▶ [Task objective]: Look through the listing underneath for "tenure", and copy every line that has it.

# # #

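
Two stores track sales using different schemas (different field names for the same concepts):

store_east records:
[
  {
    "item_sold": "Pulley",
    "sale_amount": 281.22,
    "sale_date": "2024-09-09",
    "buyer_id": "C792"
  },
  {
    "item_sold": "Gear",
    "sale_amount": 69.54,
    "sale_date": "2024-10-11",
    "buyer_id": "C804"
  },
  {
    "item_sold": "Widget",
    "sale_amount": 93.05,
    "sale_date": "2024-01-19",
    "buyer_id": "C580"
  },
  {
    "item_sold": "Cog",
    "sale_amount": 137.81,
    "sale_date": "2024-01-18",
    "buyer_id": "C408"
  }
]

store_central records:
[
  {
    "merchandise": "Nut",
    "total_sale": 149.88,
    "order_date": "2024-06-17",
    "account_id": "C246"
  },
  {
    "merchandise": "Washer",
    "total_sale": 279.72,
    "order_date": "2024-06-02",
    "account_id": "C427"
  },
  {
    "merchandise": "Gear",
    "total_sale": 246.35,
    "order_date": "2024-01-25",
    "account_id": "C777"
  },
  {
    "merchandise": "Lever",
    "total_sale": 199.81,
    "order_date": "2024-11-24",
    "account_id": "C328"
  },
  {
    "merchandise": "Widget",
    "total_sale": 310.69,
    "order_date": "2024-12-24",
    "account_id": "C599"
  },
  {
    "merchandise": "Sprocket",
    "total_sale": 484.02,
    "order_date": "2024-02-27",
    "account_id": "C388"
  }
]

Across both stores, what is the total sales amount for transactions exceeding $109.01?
2089.5

Schema mapping: "sale_amount" (store_east) = "total_sale" (store_central) = sale amount

Sum of sales > $109.01 in store_east: 419.03
Sum of sales > $109.01 in store_central: 1670.47

Total: 419.03 + 1670.47 = 2089.5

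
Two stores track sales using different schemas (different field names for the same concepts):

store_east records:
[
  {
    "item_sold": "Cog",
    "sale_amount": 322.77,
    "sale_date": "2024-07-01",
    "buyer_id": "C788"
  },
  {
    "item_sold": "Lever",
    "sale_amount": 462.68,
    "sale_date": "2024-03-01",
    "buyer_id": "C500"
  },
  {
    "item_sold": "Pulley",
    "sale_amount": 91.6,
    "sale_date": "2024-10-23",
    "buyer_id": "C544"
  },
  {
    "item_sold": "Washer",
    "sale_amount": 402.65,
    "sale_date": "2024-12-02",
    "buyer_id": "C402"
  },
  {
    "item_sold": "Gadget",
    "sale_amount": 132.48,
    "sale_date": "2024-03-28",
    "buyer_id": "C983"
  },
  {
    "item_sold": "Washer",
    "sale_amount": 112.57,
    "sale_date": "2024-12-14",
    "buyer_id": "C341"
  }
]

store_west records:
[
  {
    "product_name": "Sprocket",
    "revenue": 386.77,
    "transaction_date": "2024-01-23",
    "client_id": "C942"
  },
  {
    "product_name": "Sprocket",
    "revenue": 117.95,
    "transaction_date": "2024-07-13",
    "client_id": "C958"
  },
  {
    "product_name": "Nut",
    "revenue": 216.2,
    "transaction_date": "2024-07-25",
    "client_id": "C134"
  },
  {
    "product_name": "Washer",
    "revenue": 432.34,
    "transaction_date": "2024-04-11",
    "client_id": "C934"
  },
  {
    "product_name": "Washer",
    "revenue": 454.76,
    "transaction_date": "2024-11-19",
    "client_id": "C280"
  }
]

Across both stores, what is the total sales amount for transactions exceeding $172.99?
2678.17

Schema mapping: "sale_amount" (store_east) = "revenue" (store_west) = sale amount

Sum of sales > $172.99 in store_east: 1188.1
Sum of sales > $172.99 in store_west: 1490.07

Total: 1188.1 + 1490.07 = 2678.17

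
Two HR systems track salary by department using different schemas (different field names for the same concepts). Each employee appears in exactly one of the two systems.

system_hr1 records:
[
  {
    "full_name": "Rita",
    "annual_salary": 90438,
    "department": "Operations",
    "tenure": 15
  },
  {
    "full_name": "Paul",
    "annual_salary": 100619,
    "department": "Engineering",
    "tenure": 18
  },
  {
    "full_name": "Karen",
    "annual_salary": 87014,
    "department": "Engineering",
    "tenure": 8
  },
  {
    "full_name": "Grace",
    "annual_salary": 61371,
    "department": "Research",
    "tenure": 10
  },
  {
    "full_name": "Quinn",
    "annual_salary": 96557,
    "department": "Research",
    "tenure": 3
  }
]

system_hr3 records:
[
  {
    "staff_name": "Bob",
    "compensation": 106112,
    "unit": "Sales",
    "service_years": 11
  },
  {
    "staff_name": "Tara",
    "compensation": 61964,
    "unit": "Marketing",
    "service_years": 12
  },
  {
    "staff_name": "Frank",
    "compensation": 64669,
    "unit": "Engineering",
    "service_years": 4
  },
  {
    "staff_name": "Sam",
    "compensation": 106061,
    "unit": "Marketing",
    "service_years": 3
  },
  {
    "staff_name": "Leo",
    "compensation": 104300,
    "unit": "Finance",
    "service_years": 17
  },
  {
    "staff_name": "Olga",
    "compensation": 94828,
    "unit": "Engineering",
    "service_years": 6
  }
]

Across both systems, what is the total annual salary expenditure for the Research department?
157928

Schema mappings:
- "department" (system_hr1) = "unit" (system_hr3) = department
- "annual_salary" (system_hr1) = "compensation" (system_hr3) = salary

Research salaries from system_hr1: 157928
Research salaries from system_hr3: 0

Total: 157928 + 0 = 157928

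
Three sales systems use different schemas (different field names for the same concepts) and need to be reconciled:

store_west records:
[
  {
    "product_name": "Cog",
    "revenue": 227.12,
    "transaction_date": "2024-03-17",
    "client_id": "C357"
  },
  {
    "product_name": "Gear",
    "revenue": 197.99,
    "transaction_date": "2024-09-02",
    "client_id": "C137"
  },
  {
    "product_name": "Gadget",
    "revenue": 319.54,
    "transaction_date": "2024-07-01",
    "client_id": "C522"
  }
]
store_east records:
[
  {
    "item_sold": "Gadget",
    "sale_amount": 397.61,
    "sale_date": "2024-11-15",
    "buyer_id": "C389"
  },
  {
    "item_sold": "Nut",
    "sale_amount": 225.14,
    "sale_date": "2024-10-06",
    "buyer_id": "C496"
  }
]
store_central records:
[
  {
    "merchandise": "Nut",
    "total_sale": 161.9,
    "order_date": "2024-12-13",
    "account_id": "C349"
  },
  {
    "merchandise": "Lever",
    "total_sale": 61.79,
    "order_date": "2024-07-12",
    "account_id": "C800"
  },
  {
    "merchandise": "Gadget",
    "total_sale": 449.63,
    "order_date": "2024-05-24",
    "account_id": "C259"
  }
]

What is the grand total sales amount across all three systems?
2040.72

Schema reconciliation - all amount fields map to sale amount:

store_west (revenue): 744.65
store_east (sale_amount): 622.75
store_central (total_sale): 673.32

Grand total: 2040.72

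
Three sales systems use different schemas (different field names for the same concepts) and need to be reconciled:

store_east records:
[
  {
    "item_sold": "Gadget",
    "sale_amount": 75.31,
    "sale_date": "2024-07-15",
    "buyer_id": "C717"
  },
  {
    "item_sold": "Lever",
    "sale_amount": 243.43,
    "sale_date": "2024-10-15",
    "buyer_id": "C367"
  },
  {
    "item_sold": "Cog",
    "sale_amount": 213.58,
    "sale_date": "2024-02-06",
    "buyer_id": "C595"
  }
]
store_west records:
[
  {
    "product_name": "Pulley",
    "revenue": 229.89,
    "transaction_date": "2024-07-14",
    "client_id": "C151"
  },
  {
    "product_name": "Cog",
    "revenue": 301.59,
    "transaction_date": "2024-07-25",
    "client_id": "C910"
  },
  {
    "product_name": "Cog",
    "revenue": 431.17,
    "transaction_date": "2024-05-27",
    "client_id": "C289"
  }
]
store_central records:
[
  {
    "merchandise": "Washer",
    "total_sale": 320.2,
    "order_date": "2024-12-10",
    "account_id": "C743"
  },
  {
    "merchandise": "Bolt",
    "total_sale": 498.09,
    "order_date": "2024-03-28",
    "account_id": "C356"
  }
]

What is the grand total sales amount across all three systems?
2313.26

Schema reconciliation - all amount fields map to sale amount:

store_east (sale_amount): 532.32
store_west (revenue): 962.65
store_central (total_sale): 818.29

Grand total: 2313.26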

# # #

▶ [Completed exercise]:
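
    "tenure": 15
    "tenure": 18
    "tenure": 8
    "tenure": 10
    "tenure": 3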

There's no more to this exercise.